Task prompt:
Set the data down once more, exactly as it is written.

Input for this task:
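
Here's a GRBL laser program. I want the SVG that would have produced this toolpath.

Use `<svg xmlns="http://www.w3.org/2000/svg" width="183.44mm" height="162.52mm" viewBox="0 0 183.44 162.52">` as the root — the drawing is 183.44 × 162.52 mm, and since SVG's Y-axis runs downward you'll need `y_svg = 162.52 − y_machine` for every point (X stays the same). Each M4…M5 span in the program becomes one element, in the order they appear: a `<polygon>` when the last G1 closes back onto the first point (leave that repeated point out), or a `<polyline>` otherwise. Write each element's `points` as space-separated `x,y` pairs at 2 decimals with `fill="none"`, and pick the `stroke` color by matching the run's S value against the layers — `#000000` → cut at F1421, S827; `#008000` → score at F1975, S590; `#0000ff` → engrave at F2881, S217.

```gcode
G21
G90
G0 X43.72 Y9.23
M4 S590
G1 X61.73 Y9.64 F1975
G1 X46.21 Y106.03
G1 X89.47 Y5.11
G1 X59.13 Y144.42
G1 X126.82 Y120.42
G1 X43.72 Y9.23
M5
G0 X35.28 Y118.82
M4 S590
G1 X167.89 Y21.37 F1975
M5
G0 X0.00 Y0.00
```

<svg xmlns="http://www.w3.org/2000/svg" width="183.44mm" height="162.52mm" viewBox="0 0 183.44 162.52">
  <polygon points="43.72,153.29 61.73,152.88 46.21,56.49 89.47,157.41 59.13,18.10 126.82,42.10" fill="none" stroke="#008000"/>
  <polyline points="35.28,43.70 167.89,141.15" fill="none" stroke="#008000"/>
</svg>

y_svg = 162.52 − y_m. Every run uses S590, so all elements get stroke `#008000` (score).

[1] closed run; points: 43.72,153.29 61.73,152.88 46.21,56.49 89.47,157.41 59.13,18.10 126.82,42.10

[2] open run; points: 35.28,43.70 167.89,141.15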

Finished task:
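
Here's a GRBL laser program. I want the SVG that would have produced this toolpath.

Use `<svg xmlns="http://www.w3.org/2000/svg" width="183.44mm" height="162.52mm" viewBox="0 0 183.44 162.52">` as the root — the drawing is 183.44 × 162.52 mm, and since SVG's Y-axis runs downward you'll need `y_svg = 162.52 − y_machine` for every point (X stays the same). Each M4…M5 span in the program becomes one element, in the order they appear: a `<polygon>` when the last G1 closes back onto the first point (leave that repeated point out), or a `<polyline>` otherwise. Write each element's `points` as space-separated `x,y` pairs at 2 decimals with `fill="none"`, and pick the `stroke` color by matching the run's S value against the layers — `#000000` → cut at F1421, S827; `#008000` → score at F1975, S590; `#0000ff` → engrave at F2881, S217.

```gcode
G21
G90
G0 X43.72 Y9.23
M4 S590
G1 X61.73 Y9.64 F1975
G1 X46.21 Y106.03
G1 X89.47 Y5.11
G1 X59.13 Y144.42
G1 X126.82 Y120.42
G1 X43.72 Y9.23
M5
G0 X35.28 Y118.82
M4 S590
G1 X167.89 Y21.37 F1975
M5
G0 X0.00 Y0.00
```

<svg xmlns="http://www.w3.org/2000/svg" width="183.44mm" height="162.52mm" viewBox="0 0 183.44 162.52">
  <polygon points="43.72,153.29 61.73,152.88 46.21,56.49 89.47,157.41 59.13,18.10 126.82,42.10" fill="none" stroke="#008000"/>
  <polyline points="35.28,43.70 167.89,141.15" fill="none" stroke="#008000"/>
</svg>

y_svg = 162.52 − y_m. Every run uses S590, so all elements get stroke `#008000` (score).

[1] closed run; points: 43.72,153.29 61.73,152.88 46.21,56.49 89.47,157.41 59.13,18.10 126.82,42.10

[2] open run; points: 35.28,43.70 167.89,141.15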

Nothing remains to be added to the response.